» **TASK DESCRIPTION**
Looking at the listing below, retype exactly the lines starting at the one containing "Leg 1: commanded heading 200.4°" and ending at the one containing "Leg 5: commanded heading 40.1°", both included, and nothing else.

━━━━━ SOURCE MATERIAL ━━━━━

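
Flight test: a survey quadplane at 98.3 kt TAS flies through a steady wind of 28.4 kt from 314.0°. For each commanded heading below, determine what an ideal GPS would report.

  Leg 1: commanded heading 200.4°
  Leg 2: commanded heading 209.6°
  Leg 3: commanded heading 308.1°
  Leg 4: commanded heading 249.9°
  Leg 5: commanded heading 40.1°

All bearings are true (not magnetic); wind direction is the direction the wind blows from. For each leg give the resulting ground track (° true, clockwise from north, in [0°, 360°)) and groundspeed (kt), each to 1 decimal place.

Leg 1: track=187.1°, groundspeed=112.7 kt
Leg 2: track=195.0°, groundspeed=108.9 kt
Leg 3: track=305.7°, groundspeed=70.1 kt
Leg 4: track=233.3°, groundspeed=89.6 kt
Leg 5: track=56.5°, groundspeed=100.4 kt

Leg 1: heading 200.4°; drift -13.3° → track 187.1°, groundspeed 112.7 kt
Leg 2: heading 209.6°; drift -14.6° → track 195.0°, groundspeed 108.9 kt
Leg 3: heading 308.1°; drift -2.4° → track 305.7°, groundspeed 70.1 kt
Leg 4: heading 249.9°; drift -16.6° → track 233.3°, groundspeed 89.6 kt
Leg 5: heading 40.1°; drift +16.4° → track 56.5°, groundspeed 100.4 kt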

━━━━━

» **TASK RESULT**
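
  Leg 1: commanded heading 200.4°
  Leg 2: commanded heading 209.6°
  Leg 3: commanded heading 308.1°
  Leg 4: commanded heading 249.9°
  Leg 5: commanded heading 40.1°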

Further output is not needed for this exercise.